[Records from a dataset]
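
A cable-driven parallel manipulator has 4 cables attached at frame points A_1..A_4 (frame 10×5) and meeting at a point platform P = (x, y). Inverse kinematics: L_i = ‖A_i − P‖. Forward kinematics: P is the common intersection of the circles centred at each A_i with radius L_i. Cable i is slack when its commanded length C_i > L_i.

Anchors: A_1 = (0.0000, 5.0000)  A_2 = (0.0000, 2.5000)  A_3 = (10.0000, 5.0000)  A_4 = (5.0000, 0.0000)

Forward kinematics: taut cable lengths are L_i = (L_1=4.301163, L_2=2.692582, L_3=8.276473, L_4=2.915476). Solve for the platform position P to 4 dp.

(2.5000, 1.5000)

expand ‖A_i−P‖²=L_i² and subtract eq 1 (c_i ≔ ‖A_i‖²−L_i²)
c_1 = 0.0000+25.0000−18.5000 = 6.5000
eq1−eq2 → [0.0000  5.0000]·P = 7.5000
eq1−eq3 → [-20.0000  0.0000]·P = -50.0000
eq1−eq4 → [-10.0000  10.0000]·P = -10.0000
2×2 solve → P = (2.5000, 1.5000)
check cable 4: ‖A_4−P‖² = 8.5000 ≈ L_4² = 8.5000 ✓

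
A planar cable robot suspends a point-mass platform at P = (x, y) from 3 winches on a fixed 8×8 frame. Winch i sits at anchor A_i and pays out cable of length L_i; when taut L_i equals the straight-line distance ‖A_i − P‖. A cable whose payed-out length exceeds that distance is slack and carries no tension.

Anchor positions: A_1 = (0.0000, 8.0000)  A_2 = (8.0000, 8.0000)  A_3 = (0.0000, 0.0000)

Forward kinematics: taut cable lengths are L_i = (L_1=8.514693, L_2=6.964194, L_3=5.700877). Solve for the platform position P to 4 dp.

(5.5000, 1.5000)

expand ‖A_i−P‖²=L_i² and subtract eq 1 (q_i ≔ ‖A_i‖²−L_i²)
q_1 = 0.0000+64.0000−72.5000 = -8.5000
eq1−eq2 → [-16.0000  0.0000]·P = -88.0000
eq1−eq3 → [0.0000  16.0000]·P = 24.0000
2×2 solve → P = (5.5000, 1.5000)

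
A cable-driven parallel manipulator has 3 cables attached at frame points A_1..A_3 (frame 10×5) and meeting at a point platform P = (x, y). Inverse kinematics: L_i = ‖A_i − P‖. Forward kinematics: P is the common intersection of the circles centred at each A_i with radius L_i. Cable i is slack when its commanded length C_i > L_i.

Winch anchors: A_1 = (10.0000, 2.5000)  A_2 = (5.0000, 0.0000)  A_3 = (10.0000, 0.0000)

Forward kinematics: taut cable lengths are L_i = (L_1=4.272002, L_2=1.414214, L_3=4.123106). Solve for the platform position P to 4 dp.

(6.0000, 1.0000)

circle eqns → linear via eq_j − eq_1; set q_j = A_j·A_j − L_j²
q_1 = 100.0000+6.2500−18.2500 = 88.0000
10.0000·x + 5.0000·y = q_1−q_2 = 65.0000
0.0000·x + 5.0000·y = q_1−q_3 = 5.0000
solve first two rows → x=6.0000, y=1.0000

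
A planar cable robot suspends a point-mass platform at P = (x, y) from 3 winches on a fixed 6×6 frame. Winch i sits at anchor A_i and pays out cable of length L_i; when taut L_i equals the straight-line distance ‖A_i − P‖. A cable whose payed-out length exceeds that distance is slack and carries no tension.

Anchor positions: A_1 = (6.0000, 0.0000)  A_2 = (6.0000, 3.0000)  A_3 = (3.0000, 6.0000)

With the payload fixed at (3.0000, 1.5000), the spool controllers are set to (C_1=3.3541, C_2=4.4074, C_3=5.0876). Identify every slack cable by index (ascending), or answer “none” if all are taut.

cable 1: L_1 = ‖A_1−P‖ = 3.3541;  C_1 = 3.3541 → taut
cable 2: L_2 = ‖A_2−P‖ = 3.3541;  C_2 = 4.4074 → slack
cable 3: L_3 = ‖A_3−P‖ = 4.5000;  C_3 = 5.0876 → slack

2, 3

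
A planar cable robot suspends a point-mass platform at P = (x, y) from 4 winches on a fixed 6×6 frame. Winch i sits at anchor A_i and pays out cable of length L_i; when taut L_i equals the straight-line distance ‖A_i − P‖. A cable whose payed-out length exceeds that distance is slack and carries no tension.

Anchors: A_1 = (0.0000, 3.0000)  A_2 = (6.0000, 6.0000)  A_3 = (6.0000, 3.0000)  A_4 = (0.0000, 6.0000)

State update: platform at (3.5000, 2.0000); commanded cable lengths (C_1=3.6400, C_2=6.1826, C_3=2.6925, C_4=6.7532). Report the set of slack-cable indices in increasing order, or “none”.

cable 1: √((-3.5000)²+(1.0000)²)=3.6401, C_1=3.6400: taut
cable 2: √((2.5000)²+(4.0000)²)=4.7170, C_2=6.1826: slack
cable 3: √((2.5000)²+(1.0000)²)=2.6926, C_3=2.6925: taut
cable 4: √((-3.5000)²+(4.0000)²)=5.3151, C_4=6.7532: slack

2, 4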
--
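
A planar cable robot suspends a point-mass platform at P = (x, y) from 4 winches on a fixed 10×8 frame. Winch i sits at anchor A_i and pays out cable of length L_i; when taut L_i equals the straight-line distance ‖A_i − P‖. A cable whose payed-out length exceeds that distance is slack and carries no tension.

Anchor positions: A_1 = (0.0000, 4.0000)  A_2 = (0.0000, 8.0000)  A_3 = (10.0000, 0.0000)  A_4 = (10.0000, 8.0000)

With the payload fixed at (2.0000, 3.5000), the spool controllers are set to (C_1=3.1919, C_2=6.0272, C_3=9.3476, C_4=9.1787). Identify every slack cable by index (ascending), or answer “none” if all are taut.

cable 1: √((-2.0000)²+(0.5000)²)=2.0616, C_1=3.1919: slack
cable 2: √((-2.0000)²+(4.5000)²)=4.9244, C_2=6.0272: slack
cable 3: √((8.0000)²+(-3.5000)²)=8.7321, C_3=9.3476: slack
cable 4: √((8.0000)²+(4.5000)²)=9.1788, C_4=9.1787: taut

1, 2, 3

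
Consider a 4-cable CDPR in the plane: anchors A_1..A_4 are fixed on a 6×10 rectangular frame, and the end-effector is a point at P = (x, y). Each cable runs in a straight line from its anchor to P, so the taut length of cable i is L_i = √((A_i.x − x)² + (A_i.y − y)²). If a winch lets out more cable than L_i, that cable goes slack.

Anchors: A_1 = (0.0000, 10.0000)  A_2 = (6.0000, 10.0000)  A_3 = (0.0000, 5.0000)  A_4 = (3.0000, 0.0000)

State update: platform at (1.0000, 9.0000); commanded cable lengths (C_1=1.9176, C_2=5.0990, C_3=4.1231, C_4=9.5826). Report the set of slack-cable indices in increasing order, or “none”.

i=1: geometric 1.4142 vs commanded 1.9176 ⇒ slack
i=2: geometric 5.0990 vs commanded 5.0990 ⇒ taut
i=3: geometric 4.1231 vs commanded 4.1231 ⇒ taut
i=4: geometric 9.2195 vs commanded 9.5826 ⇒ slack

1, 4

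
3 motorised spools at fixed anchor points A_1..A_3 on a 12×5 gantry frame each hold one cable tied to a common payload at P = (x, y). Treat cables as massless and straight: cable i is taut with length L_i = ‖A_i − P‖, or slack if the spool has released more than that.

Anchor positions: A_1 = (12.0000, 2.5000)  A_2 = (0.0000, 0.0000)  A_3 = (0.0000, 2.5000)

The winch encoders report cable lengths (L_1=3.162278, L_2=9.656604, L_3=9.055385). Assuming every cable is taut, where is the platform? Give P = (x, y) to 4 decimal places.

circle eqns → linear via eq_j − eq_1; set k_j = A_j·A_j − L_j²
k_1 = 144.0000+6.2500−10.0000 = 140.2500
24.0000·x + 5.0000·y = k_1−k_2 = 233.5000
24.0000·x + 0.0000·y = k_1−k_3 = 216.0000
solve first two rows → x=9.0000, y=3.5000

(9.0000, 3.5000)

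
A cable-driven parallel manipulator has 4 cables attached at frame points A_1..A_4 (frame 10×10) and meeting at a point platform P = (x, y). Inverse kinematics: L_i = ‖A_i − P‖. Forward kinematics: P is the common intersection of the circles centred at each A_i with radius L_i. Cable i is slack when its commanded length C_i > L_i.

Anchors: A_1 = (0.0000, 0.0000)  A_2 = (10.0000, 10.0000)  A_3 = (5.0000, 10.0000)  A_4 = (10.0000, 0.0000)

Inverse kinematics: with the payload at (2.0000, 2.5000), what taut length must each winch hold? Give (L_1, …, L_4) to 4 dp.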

→ Task
What is needed is an exact copy of the lines above, from the one containing "A_1..A_4 (frame 10×5)" through the one containing "Anchors: A_1 = (0.0000, 5.0000)", with nothing added.

→ Task answer
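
A cable-driven parallel manipulator has 4 cables attached at frame points A_1..A_4 (frame 10×5) and meeting at a point platform P = (x, y). Inverse kinematics: L_i = ‖A_i − P‖. Forward kinematics: P is the common intersection of the circles centred at each A_i with radius L_i. Cable i is slack when its commanded length C_i > L_i.

Anchors: A_1 = (0.0000, 5.0000)  A_2 = (0.0000, 2.5000)  A_3 = (10.0000, 5.0000)  A_4 = (5.0000, 0.0000)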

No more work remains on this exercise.